[Work request] Can you find the lines of the listing that include "consume" and copy every one?

────

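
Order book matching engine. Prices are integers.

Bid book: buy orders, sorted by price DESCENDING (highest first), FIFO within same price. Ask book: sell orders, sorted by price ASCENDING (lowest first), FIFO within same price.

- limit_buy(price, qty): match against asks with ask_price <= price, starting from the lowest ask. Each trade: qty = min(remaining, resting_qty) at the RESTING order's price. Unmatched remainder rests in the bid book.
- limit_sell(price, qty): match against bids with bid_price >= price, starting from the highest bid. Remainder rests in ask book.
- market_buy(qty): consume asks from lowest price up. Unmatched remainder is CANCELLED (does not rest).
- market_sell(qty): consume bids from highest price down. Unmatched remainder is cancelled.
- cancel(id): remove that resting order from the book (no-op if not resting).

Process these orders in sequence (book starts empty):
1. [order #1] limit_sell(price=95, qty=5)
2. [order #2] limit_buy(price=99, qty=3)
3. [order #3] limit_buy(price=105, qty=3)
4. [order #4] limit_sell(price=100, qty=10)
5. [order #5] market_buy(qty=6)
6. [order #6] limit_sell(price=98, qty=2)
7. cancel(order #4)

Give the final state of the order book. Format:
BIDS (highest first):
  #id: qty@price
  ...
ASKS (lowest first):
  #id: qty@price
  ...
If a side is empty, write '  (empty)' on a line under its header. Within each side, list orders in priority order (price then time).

Answer: BIDS (highest first):
  (empty)
ASKS (lowest first):
  #6: 2@98

Derivation:
After op 1 [order #1] limit_sell(price=95, qty=5): fills=none; bids=[-] asks=[#1:5@95]
After op 2 [order #2] limit_buy(price=99, qty=3): fills=#2x#1:3@95; bids=[-] asks=[#1:2@95]
After op 3 [order #3] limit_buy(price=105, qty=3): fills=#3x#1:2@95; bids=[#3:1@105] asks=[-]
After op 4 [order #4] limit_sell(price=100, qty=10): fills=#3x#4:1@105; bids=[-] asks=[#4:9@100]
After op 5 [order #5] market_buy(qty=6): fills=#5x#4:6@100; bids=[-] asks=[#4:3@100]
After op 6 [order #6] limit_sell(price=98, qty=2): fills=none; bids=[-] asks=[#6:2@98 #4:3@100]
After op 7 cancel(order #4): fills=none; bids=[-] asks=[#6:2@98]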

────

[Worked solution]
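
- market_buy(qty): consume asks from lowest price up. Unmatched remainder is CANCELLED (does not rest).
- market_sell(qty): consume bids from highest price down. Unmatched remainder is cancelled.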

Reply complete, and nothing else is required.